▶ **Work to complete**
The entries underneath need to be duplicated exactly, with none omitted.

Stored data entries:
##############################
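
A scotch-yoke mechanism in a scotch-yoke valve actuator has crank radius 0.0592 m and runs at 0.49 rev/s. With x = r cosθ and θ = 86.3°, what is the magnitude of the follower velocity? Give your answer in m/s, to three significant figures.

ω = 3.079 rad/s (from 0.49 rev/s).
x = r cosθ ⇒ ẋ = −rω sinθ.
|v| = rω|sinθ| = 0.0592·3.079·|sin 86.3°| = 0.18188 m/s.

0.182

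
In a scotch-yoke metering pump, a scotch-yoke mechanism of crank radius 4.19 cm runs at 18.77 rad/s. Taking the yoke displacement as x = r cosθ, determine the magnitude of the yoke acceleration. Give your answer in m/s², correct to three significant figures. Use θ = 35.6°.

12.0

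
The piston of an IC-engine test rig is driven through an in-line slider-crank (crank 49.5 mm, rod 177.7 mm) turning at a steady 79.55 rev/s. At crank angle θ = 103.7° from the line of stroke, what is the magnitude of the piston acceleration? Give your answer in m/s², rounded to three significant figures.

ω = 2π·79.5 = 499.8 rad/s
x(θ) = r cosθ + √(L² − r² sin²θ); with ω constant, a = ω²·d²x/dθ².
d²x/dθ² = −r cosθ − r²(cos2θ)/√u − r⁴ sin²2θ/(4u^{3/2}),  u = L² − r² sin²θ = 0.0292645 m².
Substituting r = 0.0495 m, L = 0.1777 m, θ = 103.7°: d²x/dθ² = +0.024376 m.
a = ω²·d²x/dθ² = (499.8)²·(+0.024376) = +6089.9 m/s²;  |a| = 6089.9 m/s².

6090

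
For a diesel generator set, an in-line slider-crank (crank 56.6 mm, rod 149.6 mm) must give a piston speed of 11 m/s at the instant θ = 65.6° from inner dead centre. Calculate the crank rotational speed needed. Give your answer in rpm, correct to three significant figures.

1750

For an in-line slider-crank, |v_piston| = rω|sinθ|·[1 + r cosθ/√(L² − r² sin²θ)].
With r = 0.0566 m, L = 0.1496 m, θ = 65.6°: the bracketed kinematic factor |dx/dθ| = 0.060126 m.
ω = v/|dx/dθ| = 11/0.060126 = 182.95 rad/s.
N = 60ω/(2π) = 1747 rpm.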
##############################
▶ **Written reply**
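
A scotch-yoke mechanism in a scotch-yoke valve actuator has crank radius 0.0592 m and runs at 0.49 rev/s. With x = r cosθ and θ = 86.3°, what is the magnitude of the follower velocity? Give your answer in m/s, to three significant figures.

ω = 3.079 rad/s (from 0.49 rev/s).
x = r cosθ ⇒ ẋ = −rω sinθ.
|v| = rω|sinθ| = 0.0592·3.079·|sin 86.3°| = 0.18188 m/s.

0.182

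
In a scotch-yoke metering pump, a scotch-yoke mechanism of crank radius 4.19 cm runs at 18.77 rad/s. Taking the yoke displacement as x = r cosθ, determine the magnitude of the yoke acceleration. Give your answer in m/s², correct to three significant figures. Use θ = 35.6°.

12.0

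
The piston of an IC-engine test rig is driven through an in-line slider-crank (crank 49.5 mm, rod 177.7 mm) turning at a steady 79.55 rev/s. At crank angle θ = 103.7° from the line of stroke, what is the magnitude of the piston acceleration? Give your answer in m/s², rounded to three significant figures.

ω = 2π·79.5 = 499.8 rad/s
x(θ) = r cosθ + √(L² − r² sin²θ); with ω constant, a = ω²·d²x/dθ².
d²x/dθ² = −r cosθ − r²(cos2θ)/√u − r⁴ sin²2θ/(4u^{3/2}),  u = L² − r² sin²θ = 0.0292645 m².
Substituting r = 0.0495 m, L = 0.1777 m, θ = 103.7°: d²x/dθ² = +0.024376 m.
a = ω²·d²x/dθ² = (499.8)²·(+0.024376) = +6089.9 m/s²;  |a| = 6089.9 m/s².

6090

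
For a diesel generator set, an in-line slider-crank (crank 56.6 mm, rod 149.6 mm) must give a piston speed of 11 m/s at the instant θ = 65.6° from inner dead centre. Calculate the crank rotational speed needed. Give your answer in rpm, correct to three significant figures.

1750

For an in-line slider-crank, |v_piston| = rω|sinθ|·[1 + r cosθ/√(L² − r² sin²θ)].
With r = 0.0566 m, L = 0.1496 m, θ = 65.6°: the bracketed kinematic factor |dx/dθ| = 0.060126 m.
ω = v/|dx/dθ| = 11/0.060126 = 182.95 rad/s.
N = 60ω/(2π) = 1747 rpm.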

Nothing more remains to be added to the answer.